**Exercise details:**
Transcribe, without any alteration, only the lines that begin at the line containing "Give your answer as a single integer." and run to the last line below.

**Supplied material:**
- Opening Delimiter -

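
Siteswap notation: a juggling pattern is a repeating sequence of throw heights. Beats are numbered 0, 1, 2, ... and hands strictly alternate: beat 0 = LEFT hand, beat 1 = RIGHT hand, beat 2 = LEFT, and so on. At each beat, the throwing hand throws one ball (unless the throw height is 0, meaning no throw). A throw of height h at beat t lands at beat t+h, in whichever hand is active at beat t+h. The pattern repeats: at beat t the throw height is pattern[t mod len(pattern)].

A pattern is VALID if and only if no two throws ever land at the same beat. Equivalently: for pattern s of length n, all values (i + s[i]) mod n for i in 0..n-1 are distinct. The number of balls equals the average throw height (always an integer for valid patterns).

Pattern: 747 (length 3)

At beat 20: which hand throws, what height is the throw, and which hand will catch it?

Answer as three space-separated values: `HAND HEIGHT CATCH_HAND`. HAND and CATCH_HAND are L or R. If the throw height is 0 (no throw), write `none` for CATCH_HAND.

Answer: L 7 R

Derivation:
Beat 20: 20 mod 2 = 0, so hand = L
Throw height = pattern[20 mod 3] = pattern[2] = 7
Lands at beat 20+7=27, 27 mod 2 = 1, so catch hand = R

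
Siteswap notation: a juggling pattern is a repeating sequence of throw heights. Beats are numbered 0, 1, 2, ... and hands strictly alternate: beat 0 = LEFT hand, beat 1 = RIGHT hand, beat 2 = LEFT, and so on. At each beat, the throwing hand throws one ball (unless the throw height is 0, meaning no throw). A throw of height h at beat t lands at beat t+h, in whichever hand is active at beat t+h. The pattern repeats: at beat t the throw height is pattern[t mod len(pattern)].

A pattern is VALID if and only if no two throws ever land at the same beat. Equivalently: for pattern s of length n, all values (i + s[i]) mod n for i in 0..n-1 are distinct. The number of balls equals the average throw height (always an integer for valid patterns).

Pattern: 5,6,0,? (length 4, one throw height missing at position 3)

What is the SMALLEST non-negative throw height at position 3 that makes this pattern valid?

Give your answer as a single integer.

Answer: 1

Derivation:
i=0: (0 + 5) mod 4 = 1
i=1: (1 + 6) mod 4 = 3
i=2: (2 + 0) mod 4 = 2
i=3: s[i]=? (unknown)
Known residues: [1, 2, 3]; need a permutation of 0..3, so missing residue r = 0
Need (3 + s) mod 4 = 0; smallest s = (0 - 3) mod 4 = 1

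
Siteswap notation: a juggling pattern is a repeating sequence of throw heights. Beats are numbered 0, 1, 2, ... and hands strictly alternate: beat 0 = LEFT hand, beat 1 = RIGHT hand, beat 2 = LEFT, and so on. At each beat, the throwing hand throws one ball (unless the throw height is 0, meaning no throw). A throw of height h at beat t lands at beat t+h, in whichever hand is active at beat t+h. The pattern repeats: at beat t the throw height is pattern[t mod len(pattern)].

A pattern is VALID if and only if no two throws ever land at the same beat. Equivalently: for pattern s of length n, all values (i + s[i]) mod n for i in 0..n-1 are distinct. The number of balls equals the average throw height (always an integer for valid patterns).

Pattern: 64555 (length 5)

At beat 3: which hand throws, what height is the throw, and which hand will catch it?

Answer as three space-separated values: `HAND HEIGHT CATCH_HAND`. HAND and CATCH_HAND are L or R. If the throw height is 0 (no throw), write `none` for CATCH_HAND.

Answer: R 5 L

Derivation:
Beat 3: 3 mod 2 = 1, so hand = R
Throw height = pattern[3 mod 5] = pattern[3] = 5
Lands at beat 3+5=8, 8 mod 2 = 0, so catch hand = L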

- Closing Delimiter -

**Final answer:**
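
Give your answer as a single integer.

Answer: 1

Derivation:
i=0: (0 + 5) mod 4 = 1
i=1: (1 + 6) mod 4 = 3
i=2: (2 + 0) mod 4 = 2
i=3: s[i]=? (unknown)
Known residues: [1, 2, 3]; need a permutation of 0..3, so missing residue r = 0
Need (3 + s) mod 4 = 0; smallest s = (0 - 3) mod 4 = 1

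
Siteswap notation: a juggling pattern is a repeating sequence of throw heights. Beats are numbered 0, 1, 2, ... and hands strictly alternate: beat 0 = LEFT hand, beat 1 = RIGHT hand, beat 2 = LEFT, and so on. At each beat, the throwing hand throws one ball (unless the throw height is 0, meaning no throw). A throw of height h at beat t lands at beat t+h, in whichever hand is active at beat t+h. The pattern repeats: at beat t the throw height is pattern[t mod len(pattern)].

A pattern is VALID if and only if no two throws ever land at the same beat. Equivalently: for pattern s of length n, all values (i + s[i]) mod n for i in 0..n-1 are distinct. The number of balls equals the average throw height (always an integer for valid patterns).

Pattern: 64555 (length 5)

At beat 3: which hand throws, what height is the throw, and which hand will catch it?

Answer as three space-separated values: `HAND HEIGHT CATCH_HAND`. HAND and CATCH_HAND are L or R. If the throw height is 0 (no throw), write `none` for CATCH_HAND.

Answer: R 5 L

Derivation:
Beat 3: 3 mod 2 = 1, so hand = R
Throw height = pattern[3 mod 5] = pattern[3] = 5
Lands at beat 3+5=8, 8 mod 2 = 0, so catch hand = L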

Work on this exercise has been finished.